#### Stored data:
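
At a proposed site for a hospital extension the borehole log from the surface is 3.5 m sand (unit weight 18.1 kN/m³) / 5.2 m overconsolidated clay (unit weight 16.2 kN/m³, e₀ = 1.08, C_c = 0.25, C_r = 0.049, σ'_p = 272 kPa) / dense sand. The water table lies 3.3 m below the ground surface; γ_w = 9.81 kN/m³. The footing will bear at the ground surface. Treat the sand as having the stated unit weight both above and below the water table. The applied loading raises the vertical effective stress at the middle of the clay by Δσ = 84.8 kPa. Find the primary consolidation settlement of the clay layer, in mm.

Mid-depth of clay below the ground surface: z = 3.5 + 5.2/2 = 6.1 m.
Total vertical stress at mid-clay: σ_v = 18.1×3.5 + 16.2×2.6 = 105.47 kPa.
Pore pressure: u = 9.81×(6.1 − 3.3) = 27.468 kPa.
Initial effective stress: σ'_0 = σ_v − u = 105.47 − 27.468 = 78.002 kPa.
Final effective stress: σ'_f = 78.002 + 84.8 = 162.8 kPa.
σ'_f = 162.8 ≤ σ'_p = 272 kPa, so the clay remains overconsolidated and only the recompression index applies:
S_c = C_r·H/(1+e₀)·log₁₀(σ'_f/σ'_0) = 0.049×5.2/2.08×log₁₀(162.8/78.002)
    = 0.1225 × 0.31955 = 0.03914 m

S_c ≈ 39.1 mm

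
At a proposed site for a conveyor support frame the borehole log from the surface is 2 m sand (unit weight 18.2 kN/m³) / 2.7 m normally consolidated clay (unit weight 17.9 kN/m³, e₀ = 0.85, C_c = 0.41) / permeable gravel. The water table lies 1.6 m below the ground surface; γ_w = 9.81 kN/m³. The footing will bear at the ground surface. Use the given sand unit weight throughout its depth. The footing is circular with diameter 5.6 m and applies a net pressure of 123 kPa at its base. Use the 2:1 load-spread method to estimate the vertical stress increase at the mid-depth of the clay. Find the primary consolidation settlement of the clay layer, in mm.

S_c ≈ 194 mm

Mid-depth of clay below the ground surface: z = 2 + 2.7/2 = 3.35 m.
Total vertical stress at mid-clay: σ_v = 18.2×2 + 17.9×1.35 = 60.565 kPa.
Pore pressure: u = 9.81×(3.35 − 1.6) = 17.168 kPa.
Initial effective stress: σ'_0 = σ_v − u = 60.565 − 17.168 = 43.397 kPa.
Stress increase at mid-clay by the 2:1 spreading method:
Δσ ≈ qD²/(D+z)² = 123×5.6²/(5.6+3.35)² = 48.154 kPa
Final effective stress: σ'_f = σ'_0 + Δσ = 43.397 + 48.154 = 91.551 kPa.
Normally consolidated clay, so the full stress increment lies on the virgin compression line:
S_c = C_c·H/(1+e₀)·log₁₀(σ'_f/σ'_0) = 0.41×2.7/(1+0.85)×log₁₀(91.551/43.397)
    = 0.59838 × 0.3242 = 0.194 m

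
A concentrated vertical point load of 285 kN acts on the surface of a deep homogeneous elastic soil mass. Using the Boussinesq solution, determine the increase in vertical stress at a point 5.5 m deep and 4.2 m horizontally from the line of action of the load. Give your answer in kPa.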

#### Instructions for the task:
An exact copy of all the entries is what's needed; write it out.

#### Exercise response:
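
At a proposed site for a hospital extension the borehole log from the surface is 3.5 m sand (unit weight 18.1 kN/m³) / 5.2 m overconsolidated clay (unit weight 16.2 kN/m³, e₀ = 1.08, C_c = 0.25, C_r = 0.049, σ'_p = 272 kPa) / dense sand. The water table lies 3.3 m below the ground surface; γ_w = 9.81 kN/m³. The footing will bear at the ground surface. Treat the sand as having the stated unit weight both above and below the water table. The applied loading raises the vertical effective stress at the middle of the clay by Δσ = 84.8 kPa. Find the primary consolidation settlement of the clay layer, in mm.

Mid-depth of clay below the ground surface: z = 3.5 + 5.2/2 = 6.1 m.
Total vertical stress at mid-clay: σ_v = 18.1×3.5 + 16.2×2.6 = 105.47 kPa.
Pore pressure: u = 9.81×(6.1 − 3.3) = 27.468 kPa.
Initial effective stress: σ'_0 = σ_v − u = 105.47 − 27.468 = 78.002 kPa.
Final effective stress: σ'_f = 78.002 + 84.8 = 162.8 kPa.
σ'_f = 162.8 ≤ σ'_p = 272 kPa, so the clay remains overconsolidated and only the recompression index applies:
S_c = C_r·H/(1+e₀)·log₁₀(σ'_f/σ'_0) = 0.049×5.2/2.08×log₁₀(162.8/78.002)
    = 0.1225 × 0.31955 = 0.03914 m

S_c ≈ 39.1 mm

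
At a proposed site for a conveyor support frame the borehole log from the surface is 2 m sand (unit weight 18.2 kN/m³) / 2.7 m normally consolidated clay (unit weight 17.9 kN/m³, e₀ = 0.85, C_c = 0.41) / permeable gravel. The water table lies 1.6 m below the ground surface; γ_w = 9.81 kN/m³. The footing will bear at the ground surface. Use the given sand unit weight throughout its depth. The footing is circular with diameter 5.6 m and applies a net pressure of 123 kPa at its base. Use the 2:1 load-spread method to estimate the vertical stress increase at the mid-depth of the clay. Find the primary consolidation settlement of the clay layer, in mm.

S_c ≈ 194 mm

Mid-depth of clay below the ground surface: z = 2 + 2.7/2 = 3.35 m.
Total vertical stress at mid-clay: σ_v = 18.2×2 + 17.9×1.35 = 60.565 kPa.
Pore pressure: u = 9.81×(3.35 − 1.6) = 17.168 kPa.
Initial effective stress: σ'_0 = σ_v − u = 60.565 − 17.168 = 43.397 kPa.
Stress increase at mid-clay by the 2:1 spreading method:
Δσ ≈ qD²/(D+z)² = 123×5.6²/(5.6+3.35)² = 48.154 kPa
Final effective stress: σ'_f = σ'_0 + Δσ = 43.397 + 48.154 = 91.551 kPa.
Normally consolidated clay, so the full stress increment lies on the virgin compression line:
S_c = C_c·H/(1+e₀)·log₁₀(σ'_f/σ'_0) = 0.41×2.7/(1+0.85)×log₁₀(91.551/43.397)
    = 0.59838 × 0.3242 = 0.194 m

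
A concentrated vertical point load of 285 kN acts on the surface of a deep homogeneous elastic soil mass. Using the Boussinesq solution, determine the increase in vertical stress at a point 5.5 m deep and 4.2 m horizontally from the line of action of the load. Give your answer in kPa.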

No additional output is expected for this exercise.